↓
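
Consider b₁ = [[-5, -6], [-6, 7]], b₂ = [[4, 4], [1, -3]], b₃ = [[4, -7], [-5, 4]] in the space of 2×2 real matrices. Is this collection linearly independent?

Take coordinates with respect to the standard basis {E₁₁, E₁₂, E₂₁, E₂₂}.
Place the vectors as rows of a 3×4 matrix and reduce to echelon form.
The reduction yields 3 nonzero rows, so the rank is 3.
Since rank = 3 (the number of vectors), the set is linearly independent.

linearly independent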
↑
ACTIVITY: Every line above should be duplicated exactly as it stands.

WRITTEN SOLUTION:
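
Consider b₁ = [[-5, -6], [-6, 7]], b₂ = [[4, 4], [1, -3]], b₃ = [[4, -7], [-5, 4]] in the space of 2×2 real matrices. Is this collection linearly independent?

Take coordinates with respect to the standard basis {E₁₁, E₁₂, E₂₁, E₂₂}.
Place the vectors as rows of a 3×4 matrix and reduce to echelon form.
The reduction yields 3 nonzero rows, so the rank is 3.
Since rank = 3 (the number of vectors), the set is linearly independent.

linearly independent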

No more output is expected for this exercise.